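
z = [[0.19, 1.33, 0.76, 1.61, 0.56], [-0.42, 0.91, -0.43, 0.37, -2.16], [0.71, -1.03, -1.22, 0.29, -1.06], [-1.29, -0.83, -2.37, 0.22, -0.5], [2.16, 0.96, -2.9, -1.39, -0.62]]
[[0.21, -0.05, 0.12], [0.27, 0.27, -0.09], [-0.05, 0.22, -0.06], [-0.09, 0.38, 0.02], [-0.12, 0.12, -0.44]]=z @ [[-0.02, -0.05, -0.06],  [0.09, -0.02, -0.05],  [0.04, -0.1, 0.04],  [0.07, 0.07, 0.09],  [-0.08, -0.09, 0.04]]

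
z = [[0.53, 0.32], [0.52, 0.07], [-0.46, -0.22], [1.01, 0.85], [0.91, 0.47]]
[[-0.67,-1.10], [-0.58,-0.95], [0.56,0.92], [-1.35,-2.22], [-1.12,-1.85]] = z@[[-1.07, -1.76], [-0.32, -0.52]]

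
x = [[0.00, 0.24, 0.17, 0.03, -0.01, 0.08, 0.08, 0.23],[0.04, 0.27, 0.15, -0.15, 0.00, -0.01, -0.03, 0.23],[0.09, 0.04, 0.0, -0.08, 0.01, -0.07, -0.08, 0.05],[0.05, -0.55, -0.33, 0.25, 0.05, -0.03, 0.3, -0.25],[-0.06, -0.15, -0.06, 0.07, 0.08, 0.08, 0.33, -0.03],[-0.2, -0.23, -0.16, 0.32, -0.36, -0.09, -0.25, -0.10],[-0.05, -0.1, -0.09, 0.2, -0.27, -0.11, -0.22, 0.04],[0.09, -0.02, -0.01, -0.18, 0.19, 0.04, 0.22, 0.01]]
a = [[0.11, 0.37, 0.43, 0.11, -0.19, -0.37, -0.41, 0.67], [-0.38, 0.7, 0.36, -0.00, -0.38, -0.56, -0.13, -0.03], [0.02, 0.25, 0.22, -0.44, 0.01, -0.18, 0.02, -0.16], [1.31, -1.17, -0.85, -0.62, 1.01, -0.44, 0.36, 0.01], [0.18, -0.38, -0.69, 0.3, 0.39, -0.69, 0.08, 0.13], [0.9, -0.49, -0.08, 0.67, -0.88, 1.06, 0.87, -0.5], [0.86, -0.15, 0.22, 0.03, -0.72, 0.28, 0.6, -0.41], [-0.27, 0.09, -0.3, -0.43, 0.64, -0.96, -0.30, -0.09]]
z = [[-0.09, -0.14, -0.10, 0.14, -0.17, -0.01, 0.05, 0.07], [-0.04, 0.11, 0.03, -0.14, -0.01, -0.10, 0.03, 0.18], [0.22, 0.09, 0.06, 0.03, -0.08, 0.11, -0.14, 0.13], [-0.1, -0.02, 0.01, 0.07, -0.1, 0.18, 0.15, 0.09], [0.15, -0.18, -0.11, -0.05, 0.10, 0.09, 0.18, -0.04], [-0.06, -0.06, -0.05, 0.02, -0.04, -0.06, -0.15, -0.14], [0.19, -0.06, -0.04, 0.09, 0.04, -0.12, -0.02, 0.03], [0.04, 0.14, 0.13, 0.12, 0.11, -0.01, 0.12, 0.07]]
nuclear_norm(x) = 2.51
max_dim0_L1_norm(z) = 0.89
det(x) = 0.00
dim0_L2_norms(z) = [0.36, 0.32, 0.22, 0.27, 0.27, 0.28, 0.34, 0.3]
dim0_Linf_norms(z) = [0.22, 0.18, 0.13, 0.14, 0.17, 0.18, 0.18, 0.18]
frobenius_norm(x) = 1.38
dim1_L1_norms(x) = [0.84, 0.88, 0.42, 1.81, 0.86, 1.71, 1.08, 0.76]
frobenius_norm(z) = 0.84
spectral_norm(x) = 1.04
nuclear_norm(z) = 2.02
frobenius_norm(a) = 4.22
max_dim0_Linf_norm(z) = 0.22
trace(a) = 2.37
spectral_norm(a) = 2.81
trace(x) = 0.30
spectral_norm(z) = 0.43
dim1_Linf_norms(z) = [0.17, 0.18, 0.22, 0.18, 0.18, 0.15, 0.19, 0.14]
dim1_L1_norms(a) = [2.66, 2.54, 1.3, 5.77, 2.84, 5.45, 3.27, 3.08]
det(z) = 0.00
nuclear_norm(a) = 8.52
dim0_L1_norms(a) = [4.03, 3.6, 3.15, 2.6, 4.22, 4.54, 2.77, 2.0]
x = a @ z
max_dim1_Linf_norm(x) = 0.55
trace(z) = 0.24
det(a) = -0.00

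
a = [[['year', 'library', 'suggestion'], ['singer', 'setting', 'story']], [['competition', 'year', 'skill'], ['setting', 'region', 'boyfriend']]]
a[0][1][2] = 'story'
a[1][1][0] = 'setting'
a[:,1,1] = ['setting', 'region']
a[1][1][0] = 'setting'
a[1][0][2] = 'skill'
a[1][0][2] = 'skill'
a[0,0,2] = 'suggestion'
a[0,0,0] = 'year'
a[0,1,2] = 'story'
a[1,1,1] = 'region'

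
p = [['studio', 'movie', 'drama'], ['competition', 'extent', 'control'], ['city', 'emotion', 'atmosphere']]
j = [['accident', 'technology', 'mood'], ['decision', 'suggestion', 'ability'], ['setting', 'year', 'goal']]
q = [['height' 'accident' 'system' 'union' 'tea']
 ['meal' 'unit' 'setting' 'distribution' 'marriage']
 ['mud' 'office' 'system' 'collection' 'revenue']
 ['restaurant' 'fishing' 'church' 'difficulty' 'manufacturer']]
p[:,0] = ['studio', 'competition', 'city']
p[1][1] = 'extent'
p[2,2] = 'atmosphere'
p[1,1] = 'extent'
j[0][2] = 'mood'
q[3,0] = 'restaurant'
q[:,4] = ['tea', 'marriage', 'revenue', 'manufacturer']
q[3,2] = 'church'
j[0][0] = 'accident'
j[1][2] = 'ability'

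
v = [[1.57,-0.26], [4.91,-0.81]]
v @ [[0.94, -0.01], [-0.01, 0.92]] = [[1.48,-0.25],  [4.62,-0.79]]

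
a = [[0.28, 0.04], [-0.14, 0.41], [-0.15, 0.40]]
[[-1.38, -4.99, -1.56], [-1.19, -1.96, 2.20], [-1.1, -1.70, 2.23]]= a@[[-4.29, -16.34, -6.05], [-4.37, -10.37, 3.31]]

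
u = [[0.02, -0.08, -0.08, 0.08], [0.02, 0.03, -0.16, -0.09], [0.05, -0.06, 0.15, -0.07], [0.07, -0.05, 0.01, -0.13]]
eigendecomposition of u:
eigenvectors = [[-0.05, -0.07, -0.84, 0.91], [-0.59, 0.71, -0.46, 0.28], [-0.28, -0.69, -0.03, -0.06], [-0.76, -0.14, -0.28, 0.31]]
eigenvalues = [-0.16, 0.2, 0.0, 0.03]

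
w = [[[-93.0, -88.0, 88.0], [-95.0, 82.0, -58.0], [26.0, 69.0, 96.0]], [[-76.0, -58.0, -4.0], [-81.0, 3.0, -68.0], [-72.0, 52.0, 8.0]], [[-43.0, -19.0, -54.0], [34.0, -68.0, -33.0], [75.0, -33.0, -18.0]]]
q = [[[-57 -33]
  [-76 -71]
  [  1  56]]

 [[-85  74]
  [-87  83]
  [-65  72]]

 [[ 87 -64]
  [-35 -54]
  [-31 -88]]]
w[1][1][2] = -68.0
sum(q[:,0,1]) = -23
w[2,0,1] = -19.0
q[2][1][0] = -35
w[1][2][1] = 52.0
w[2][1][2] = -33.0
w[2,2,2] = -18.0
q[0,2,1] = 56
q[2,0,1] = -64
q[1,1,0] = -87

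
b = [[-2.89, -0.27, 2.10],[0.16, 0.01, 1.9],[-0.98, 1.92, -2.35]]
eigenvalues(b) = [(-3.12+1.33j), (-3.12-1.33j), (1.01+0j)]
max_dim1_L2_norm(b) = 3.58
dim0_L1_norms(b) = [4.03, 2.2, 6.35]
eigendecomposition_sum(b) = [[-1.44+1.02j, (-0.22-1.23j), (1.01+1.99j)],  [(0.12+0.57j), (-0.4-0.1j), 0.74-0.04j],  [(-0.47-0.95j), (0.75-0.02j), -1.28+0.41j]] + [[-1.44-1.02j,  -0.22+1.23j,  1.01-1.99j], [0.12-0.57j,  -0.40+0.10j,  0.74+0.04j], [(-0.47+0.95j),  0.75+0.02j,  -1.28-0.41j]] + [[-0.01+0.00j, (0.17+0j), (0.09-0j)],[(-0.07+0j), (0.82+0j), (0.42-0j)],[(-0.04+0j), (0.42+0j), (0.21-0j)]]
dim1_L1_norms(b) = [5.26, 2.07, 5.25]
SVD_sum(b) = [[-1.08, -0.93, 2.62], [-0.58, -0.5, 1.41], [0.84, 0.72, -2.02]] + [[-1.76, 0.8, -0.44], [0.5, -0.23, 0.13], [-1.93, 0.88, -0.49]] + [[-0.05, -0.15, -0.07], [0.25, 0.74, 0.36], [0.11, 0.32, 0.16]]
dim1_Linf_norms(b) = [2.89, 1.9, 2.35]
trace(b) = -5.23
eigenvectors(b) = [[(0.82+0j), (0.82-0j), 0.18+0.00j], [0.11-0.25j, 0.11+0.25j, (0.88+0j)], [-0.08+0.49j, -0.08-0.49j, (0.45+0j)]]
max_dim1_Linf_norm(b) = 2.89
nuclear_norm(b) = 8.04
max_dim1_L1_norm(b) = 5.26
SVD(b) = [[-0.73, 0.66, -0.18], [-0.39, -0.19, 0.9], [0.56, 0.73, 0.40]] @ diag([4.094643265475046, 2.994469037611579, 0.9523926245438088]) @ [[0.36, 0.31, -0.88], [-0.89, 0.40, -0.22], [0.29, 0.86, 0.42]]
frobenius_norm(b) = 5.16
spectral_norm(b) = 4.09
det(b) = 11.68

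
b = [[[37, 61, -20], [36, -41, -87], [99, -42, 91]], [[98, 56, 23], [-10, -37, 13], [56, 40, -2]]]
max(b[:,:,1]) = 61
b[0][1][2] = -87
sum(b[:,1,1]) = -78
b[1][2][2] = -2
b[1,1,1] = -37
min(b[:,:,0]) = -10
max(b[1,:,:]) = 98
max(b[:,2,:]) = 99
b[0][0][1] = 61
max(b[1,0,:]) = 98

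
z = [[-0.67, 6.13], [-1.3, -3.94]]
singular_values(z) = [7.29, 1.46]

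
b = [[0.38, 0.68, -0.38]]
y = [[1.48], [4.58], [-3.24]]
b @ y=[[4.91]]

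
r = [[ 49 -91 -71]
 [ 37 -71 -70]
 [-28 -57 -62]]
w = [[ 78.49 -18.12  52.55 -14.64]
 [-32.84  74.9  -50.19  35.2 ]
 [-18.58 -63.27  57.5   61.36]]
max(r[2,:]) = -28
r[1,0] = 37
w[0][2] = 52.55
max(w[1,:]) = 74.9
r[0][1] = -91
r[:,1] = [-91, -71, -57]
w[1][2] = -50.19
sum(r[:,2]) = -203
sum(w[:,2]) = 59.86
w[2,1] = -63.27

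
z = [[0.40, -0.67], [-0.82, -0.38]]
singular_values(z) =[0.92, 0.77]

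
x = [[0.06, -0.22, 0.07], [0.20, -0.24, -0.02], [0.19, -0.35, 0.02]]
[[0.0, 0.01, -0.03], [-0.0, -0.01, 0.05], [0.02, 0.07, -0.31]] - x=[[-0.06, 0.23, -0.1], [-0.2, 0.23, 0.07], [-0.17, 0.42, -0.33]]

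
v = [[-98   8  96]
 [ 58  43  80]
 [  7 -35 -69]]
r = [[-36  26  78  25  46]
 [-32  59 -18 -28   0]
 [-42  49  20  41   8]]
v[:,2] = [96, 80, -69]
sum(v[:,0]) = -33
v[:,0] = [-98, 58, 7]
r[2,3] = 41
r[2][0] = -42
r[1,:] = [-32, 59, -18, -28, 0]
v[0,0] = -98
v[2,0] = 7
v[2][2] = -69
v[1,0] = 58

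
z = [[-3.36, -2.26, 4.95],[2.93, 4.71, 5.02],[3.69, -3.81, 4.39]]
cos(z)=[[9.13,-22.52,25.26], [26.56,43.08,55.12], [17.63,-40.65,51.02]]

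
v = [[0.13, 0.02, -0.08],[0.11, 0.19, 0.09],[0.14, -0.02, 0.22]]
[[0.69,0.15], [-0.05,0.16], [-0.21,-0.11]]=v @ [[3.43, 0.51], [-0.73, 0.92], [-3.21, -0.76]]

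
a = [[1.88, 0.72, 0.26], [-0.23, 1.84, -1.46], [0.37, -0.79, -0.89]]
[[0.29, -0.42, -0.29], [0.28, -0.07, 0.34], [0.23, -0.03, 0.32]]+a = [[2.17, 0.30, -0.03], [0.05, 1.77, -1.12], [0.60, -0.82, -0.57]]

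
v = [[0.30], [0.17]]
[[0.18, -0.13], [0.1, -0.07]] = v @ [[0.6,-0.44]]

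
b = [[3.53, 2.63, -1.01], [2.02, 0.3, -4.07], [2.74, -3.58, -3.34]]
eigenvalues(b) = [-5.97, 4.05, 2.41]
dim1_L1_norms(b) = [7.17, 6.39, 9.66]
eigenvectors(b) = [[0.07, -0.94, 0.85], [-0.56, -0.27, -0.17], [-0.83, -0.22, 0.51]]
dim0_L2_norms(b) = [4.9, 4.45, 5.36]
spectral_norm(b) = 6.98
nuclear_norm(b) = 13.35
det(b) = -58.42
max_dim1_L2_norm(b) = 5.61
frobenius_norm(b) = 8.52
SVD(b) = [[-0.35, 0.82, 0.45], [-0.61, 0.17, -0.77], [-0.71, -0.55, 0.44]] @ diag([6.980450525656907, 4.523604696904202, 1.8501651291175205]) @ [[-0.63,0.21,0.75], [0.38,0.92,0.07], [0.67,-0.33,0.66]]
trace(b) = 0.49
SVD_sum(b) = [[1.55, -0.51, -1.82], [2.69, -0.88, -3.17], [3.14, -1.03, -3.71]] + [[1.42,3.41,0.26], [0.29,0.71,0.05], [-0.95,-2.28,-0.17]] + [[0.57, -0.28, 0.56], [-0.96, 0.47, -0.95], [0.55, -0.27, 0.54]]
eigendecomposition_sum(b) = [[-0.14,  0.24,  0.31], [1.17,  -1.98,  -2.6], [1.74,  -2.93,  -3.86]] + [[3.25, 5.69, -3.58],[0.93, 1.63, -1.03],[0.75, 1.32, -0.83]] + [[0.42, -3.29, 2.26], [-0.08, 0.64, -0.44], [0.25, -1.97, 1.35]]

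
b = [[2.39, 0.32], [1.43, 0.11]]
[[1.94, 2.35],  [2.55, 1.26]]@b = [[8.00, 0.88], [7.90, 0.95]]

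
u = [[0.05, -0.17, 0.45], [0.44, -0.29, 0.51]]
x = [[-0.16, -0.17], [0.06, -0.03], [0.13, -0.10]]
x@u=[[-0.08,  0.08,  -0.16],[-0.01,  -0.00,  0.01],[-0.04,  0.01,  0.01]]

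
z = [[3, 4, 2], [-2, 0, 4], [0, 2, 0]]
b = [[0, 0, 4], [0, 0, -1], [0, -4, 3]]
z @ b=[[0, -8, 14], [0, -16, 4], [0, 0, -2]]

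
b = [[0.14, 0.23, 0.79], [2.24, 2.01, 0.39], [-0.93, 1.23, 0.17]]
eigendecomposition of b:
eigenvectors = [[(0.2+0j), 0.06+0.47j, 0.06-0.47j], [(0.91+0j), (0.26-0.35j), (0.26+0.35j)], [(0.37+0j), -0.77+0.00j, (-0.77-0j)]]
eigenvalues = [(2.66+0j), (-0.17+1.13j), (-0.17-1.13j)]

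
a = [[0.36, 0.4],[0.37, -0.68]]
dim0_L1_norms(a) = [0.73, 1.08]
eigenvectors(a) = [[0.95, -0.32], [0.3, 0.95]]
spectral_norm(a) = 0.81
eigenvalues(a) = [0.49, -0.81]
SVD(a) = [[-0.36, 0.93], [0.93, 0.36]] @ diag([0.8077139514421662, 0.4863107778424021]) @ [[0.27, -0.96], [0.96, 0.27]]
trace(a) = -0.32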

» Your instructions
Copy the entries above exactly, but only from the line holding "spectral_norm(a) = 2.81" through the line holding "['restaurant' 'fishing' 'church'", both included.

» The completed task
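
spectral_norm(a) = 2.81
trace(x) = 0.30
spectral_norm(z) = 0.43
dim1_Linf_norms(z) = [0.17, 0.18, 0.22, 0.18, 0.18, 0.15, 0.19, 0.14]
dim1_L1_norms(a) = [2.66, 2.54, 1.3, 5.77, 2.84, 5.45, 3.27, 3.08]
det(z) = 0.00
nuclear_norm(a) = 8.52
dim0_L1_norms(a) = [4.03, 3.6, 3.15, 2.6, 4.22, 4.54, 2.77, 2.0]
x = a @ z
max_dim1_Linf_norm(x) = 0.55
trace(z) = 0.24
det(a) = -0.00

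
a = [[['year', 'library', 'suggestion'], ['singer', 'setting', 'story']], [['competition', 'year', 'skill'], ['setting', 'region', 'boyfriend']]]
a[0][1][2] = 'story'
a[1][1][0] = 'setting'
a[:,1,1] = ['setting', 'region']
a[1][1][0] = 'setting'
a[1][0][2] = 'skill'
a[1][0][2] = 'skill'
a[0,0,2] = 'suggestion'
a[0,0,0] = 'year'
a[0,1,2] = 'story'
a[1,1,1] = 'region'

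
p = [['studio', 'movie', 'drama'], ['competition', 'extent', 'control'], ['city', 'emotion', 'atmosphere']]
j = [['accident', 'technology', 'mood'], ['decision', 'suggestion', 'ability'], ['setting', 'year', 'goal']]
q = [['height' 'accident' 'system' 'union' 'tea']
 ['meal' 'unit' 'setting' 'distribution' 'marriage']
 ['mud' 'office' 'system' 'collection' 'revenue']
 ['restaurant' 'fishing' 'church' 'difficulty' 'manufacturer']]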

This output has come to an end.